===== PROVIDED ENTRIES =====
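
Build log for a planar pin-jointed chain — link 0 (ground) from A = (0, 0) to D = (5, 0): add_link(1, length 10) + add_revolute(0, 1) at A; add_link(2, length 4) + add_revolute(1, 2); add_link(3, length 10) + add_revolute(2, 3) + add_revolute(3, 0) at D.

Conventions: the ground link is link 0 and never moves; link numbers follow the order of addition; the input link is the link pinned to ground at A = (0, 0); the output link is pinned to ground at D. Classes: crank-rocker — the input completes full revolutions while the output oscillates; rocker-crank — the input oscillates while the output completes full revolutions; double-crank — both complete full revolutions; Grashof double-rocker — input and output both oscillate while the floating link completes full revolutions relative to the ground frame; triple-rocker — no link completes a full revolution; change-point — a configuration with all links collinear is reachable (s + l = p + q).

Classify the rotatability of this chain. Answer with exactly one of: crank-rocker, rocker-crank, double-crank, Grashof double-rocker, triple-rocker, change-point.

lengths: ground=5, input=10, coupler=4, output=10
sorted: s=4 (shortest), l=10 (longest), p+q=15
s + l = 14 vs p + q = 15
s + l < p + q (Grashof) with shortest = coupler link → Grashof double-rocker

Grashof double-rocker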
=====
===== PROVIDED ENTRIES =====
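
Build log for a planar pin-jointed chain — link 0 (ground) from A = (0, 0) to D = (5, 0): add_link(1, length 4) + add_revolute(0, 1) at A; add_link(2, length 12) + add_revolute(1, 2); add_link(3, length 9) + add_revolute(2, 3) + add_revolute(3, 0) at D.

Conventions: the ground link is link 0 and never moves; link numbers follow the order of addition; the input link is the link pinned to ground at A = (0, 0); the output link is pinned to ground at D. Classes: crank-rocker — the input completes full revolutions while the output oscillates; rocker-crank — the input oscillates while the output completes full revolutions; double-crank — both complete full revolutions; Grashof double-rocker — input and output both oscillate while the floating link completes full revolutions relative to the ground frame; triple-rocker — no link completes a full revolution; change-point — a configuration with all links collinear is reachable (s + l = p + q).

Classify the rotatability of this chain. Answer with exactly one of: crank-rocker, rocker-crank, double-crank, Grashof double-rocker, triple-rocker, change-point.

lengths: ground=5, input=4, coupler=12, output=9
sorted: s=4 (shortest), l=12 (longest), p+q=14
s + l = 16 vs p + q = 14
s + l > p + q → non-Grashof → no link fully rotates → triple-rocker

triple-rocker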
=====
WHAT YOU ARE ASKED TO DO
Sift through the material above and copy each line that holds "Build".

ANSWER SPACE
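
Build log for a planar pin-jointed chain — link 0 (ground) from A = (0, 0) to D = (5, 0): add_link(1, length 10) + add_revolute(0, 1) at A; add_link(2, length 4) + add_revolute(1, 2); add_link(3, length 10) + add_revolute(2, 3) + add_revolute(3, 0) at D.
Build log for a planar pin-jointed chain — link 0 (ground) from A = (0, 0) to D = (5, 0): add_link(1, length 4) + add_revolute(0, 1) at A; add_link(2, length 12) + add_revolute(1, 2); add_link(3, length 9) + add_revolute(2, 3) + add_revolute(3, 0) at D.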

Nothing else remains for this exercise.